- WHAT YOU NEED TO DO -
Everything from the first line of the entries below through the line holding "k_att=1/4, and k_rep=31." must be printed exactly as written.

- EXTRACTED RECORDS -
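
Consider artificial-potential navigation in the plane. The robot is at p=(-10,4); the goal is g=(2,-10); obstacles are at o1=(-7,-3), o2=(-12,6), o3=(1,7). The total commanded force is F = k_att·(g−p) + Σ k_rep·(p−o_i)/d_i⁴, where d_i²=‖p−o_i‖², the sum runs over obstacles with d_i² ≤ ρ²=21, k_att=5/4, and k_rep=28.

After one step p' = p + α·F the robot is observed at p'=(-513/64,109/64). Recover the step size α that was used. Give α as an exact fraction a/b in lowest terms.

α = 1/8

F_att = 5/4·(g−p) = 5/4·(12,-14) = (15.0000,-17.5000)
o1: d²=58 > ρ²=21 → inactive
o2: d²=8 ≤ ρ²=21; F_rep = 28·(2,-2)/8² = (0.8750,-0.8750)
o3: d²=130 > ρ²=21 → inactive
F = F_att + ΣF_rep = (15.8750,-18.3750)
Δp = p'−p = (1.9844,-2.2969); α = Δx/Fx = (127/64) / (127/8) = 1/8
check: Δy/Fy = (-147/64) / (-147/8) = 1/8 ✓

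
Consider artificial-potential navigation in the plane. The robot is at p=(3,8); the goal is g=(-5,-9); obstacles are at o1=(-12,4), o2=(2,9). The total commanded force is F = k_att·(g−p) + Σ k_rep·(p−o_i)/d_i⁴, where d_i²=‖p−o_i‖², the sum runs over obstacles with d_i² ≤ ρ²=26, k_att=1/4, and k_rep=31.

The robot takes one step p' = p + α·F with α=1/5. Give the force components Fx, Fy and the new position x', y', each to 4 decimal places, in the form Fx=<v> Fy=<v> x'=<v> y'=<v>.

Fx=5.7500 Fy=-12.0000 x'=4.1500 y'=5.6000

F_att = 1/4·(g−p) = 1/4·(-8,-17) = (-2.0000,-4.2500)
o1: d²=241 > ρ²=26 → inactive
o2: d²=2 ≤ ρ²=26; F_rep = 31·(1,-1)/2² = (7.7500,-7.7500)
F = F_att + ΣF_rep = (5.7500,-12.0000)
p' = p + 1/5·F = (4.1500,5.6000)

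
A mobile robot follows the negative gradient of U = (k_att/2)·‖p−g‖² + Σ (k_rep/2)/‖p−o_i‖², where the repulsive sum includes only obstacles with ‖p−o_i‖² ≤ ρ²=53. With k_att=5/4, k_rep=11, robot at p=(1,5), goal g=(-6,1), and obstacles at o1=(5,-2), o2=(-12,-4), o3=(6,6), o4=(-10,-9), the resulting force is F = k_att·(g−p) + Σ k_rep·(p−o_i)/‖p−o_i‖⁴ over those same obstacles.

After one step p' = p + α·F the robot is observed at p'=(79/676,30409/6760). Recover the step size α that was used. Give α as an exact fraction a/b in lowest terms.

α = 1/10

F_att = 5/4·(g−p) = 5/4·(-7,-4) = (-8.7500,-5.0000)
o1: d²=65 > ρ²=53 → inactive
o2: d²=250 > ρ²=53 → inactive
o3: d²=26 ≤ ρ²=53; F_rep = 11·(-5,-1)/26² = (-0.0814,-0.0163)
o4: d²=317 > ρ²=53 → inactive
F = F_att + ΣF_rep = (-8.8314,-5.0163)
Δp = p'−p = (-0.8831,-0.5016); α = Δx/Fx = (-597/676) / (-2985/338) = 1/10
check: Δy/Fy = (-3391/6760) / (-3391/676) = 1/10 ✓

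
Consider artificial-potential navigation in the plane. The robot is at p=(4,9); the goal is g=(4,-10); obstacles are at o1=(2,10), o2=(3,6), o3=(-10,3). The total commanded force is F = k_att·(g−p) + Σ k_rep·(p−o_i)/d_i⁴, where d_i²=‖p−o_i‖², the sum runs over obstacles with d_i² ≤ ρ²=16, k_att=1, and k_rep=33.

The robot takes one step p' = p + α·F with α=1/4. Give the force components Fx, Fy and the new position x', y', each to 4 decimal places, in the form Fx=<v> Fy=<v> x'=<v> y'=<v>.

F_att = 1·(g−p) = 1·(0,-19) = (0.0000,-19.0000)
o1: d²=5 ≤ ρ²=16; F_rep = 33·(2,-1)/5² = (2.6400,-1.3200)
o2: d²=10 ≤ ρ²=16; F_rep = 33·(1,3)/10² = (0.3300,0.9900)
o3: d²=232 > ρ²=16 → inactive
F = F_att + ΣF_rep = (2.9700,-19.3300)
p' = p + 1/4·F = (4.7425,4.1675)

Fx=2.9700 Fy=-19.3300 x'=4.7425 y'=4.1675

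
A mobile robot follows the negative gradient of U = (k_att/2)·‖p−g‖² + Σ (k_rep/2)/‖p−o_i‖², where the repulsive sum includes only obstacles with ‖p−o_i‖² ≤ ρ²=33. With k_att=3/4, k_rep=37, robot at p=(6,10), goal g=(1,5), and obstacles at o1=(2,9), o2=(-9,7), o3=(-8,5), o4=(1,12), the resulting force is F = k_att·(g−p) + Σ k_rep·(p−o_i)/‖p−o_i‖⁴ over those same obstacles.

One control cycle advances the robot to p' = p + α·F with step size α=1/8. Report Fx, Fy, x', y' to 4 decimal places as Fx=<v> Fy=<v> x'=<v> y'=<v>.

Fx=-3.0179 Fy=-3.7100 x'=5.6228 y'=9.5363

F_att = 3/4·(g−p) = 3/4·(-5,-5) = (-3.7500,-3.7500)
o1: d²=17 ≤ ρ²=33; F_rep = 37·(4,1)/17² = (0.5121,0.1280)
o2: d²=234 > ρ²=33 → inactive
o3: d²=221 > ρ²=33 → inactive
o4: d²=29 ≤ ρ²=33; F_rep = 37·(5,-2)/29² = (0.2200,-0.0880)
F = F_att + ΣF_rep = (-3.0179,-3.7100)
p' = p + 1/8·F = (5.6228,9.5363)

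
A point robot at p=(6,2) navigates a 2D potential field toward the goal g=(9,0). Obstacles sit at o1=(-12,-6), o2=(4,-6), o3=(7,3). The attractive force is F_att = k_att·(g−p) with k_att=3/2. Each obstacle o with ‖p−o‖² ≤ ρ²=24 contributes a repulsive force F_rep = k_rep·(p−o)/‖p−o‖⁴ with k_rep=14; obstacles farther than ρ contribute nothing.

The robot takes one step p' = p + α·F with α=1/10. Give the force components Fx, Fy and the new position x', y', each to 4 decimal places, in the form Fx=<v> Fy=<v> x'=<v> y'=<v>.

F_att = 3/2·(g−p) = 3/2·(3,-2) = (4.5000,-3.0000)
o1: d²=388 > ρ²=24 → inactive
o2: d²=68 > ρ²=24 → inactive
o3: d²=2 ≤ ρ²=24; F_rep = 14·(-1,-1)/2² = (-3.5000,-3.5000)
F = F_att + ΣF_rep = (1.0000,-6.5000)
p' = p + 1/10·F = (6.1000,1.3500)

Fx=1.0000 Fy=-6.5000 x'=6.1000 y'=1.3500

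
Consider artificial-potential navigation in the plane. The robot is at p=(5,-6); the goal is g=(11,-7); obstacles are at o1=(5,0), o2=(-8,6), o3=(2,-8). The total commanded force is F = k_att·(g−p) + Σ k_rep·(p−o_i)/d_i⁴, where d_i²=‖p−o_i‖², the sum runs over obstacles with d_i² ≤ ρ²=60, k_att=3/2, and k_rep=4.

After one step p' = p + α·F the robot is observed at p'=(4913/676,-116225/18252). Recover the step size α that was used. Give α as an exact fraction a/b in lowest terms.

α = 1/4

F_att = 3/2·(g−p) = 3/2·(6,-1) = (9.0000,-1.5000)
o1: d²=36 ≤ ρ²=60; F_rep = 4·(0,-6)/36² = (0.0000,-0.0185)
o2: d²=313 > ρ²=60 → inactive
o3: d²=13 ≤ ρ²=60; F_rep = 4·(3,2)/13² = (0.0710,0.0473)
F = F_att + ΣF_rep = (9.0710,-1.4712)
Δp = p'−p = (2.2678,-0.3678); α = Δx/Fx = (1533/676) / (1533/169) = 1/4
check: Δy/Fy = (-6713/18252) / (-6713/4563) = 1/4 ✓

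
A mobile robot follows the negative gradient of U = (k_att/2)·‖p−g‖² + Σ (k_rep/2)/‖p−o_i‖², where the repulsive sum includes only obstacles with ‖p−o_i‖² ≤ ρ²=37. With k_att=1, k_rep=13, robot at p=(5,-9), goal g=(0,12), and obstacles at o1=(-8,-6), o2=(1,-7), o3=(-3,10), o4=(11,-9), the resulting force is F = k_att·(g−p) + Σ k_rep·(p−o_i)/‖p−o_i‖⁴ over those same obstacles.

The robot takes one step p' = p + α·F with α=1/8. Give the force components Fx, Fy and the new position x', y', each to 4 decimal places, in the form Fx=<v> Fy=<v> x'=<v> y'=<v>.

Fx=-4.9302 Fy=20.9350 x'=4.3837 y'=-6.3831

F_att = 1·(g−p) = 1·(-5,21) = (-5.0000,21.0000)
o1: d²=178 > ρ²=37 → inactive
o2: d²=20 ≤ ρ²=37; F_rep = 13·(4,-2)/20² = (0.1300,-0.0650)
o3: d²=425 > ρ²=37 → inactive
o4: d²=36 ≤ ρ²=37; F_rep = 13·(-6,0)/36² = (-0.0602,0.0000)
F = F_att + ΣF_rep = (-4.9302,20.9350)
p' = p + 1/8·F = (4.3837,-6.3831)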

- REPLY TO THE TASK -
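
Consider artificial-potential navigation in the plane. The robot is at p=(-10,4); the goal is g=(2,-10); obstacles are at o1=(-7,-3), o2=(-12,6), o3=(1,7). The total commanded force is F = k_att·(g−p) + Σ k_rep·(p−o_i)/d_i⁴, where d_i²=‖p−o_i‖², the sum runs over obstacles with d_i² ≤ ρ²=21, k_att=5/4, and k_rep=28.

After one step p' = p + α·F the robot is observed at p'=(-513/64,109/64). Recover the step size α that was used. Give α as an exact fraction a/b in lowest terms.

α = 1/8

F_att = 5/4·(g−p) = 5/4·(12,-14) = (15.0000,-17.5000)
o1: d²=58 > ρ²=21 → inactive
o2: d²=8 ≤ ρ²=21; F_rep = 28·(2,-2)/8² = (0.8750,-0.8750)
o3: d²=130 > ρ²=21 → inactive
F = F_att + ΣF_rep = (15.8750,-18.3750)
Δp = p'−p = (1.9844,-2.2969); α = Δx/Fx = (127/64) / (127/8) = 1/8
check: Δy/Fy = (-147/64) / (-147/8) = 1/8 ✓

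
Consider artificial-potential navigation in the plane. The robot is at p=(3,8); the goal is g=(-5,-9); obstacles are at o1=(-12,4), o2=(2,9). The total commanded force is F = k_att·(g−p) + Σ k_rep·(p−o_i)/d_i⁴, where d_i²=‖p−o_i‖², the sum runs over obstacles with d_i² ≤ ρ²=26, k_att=1/4, and k_rep=31.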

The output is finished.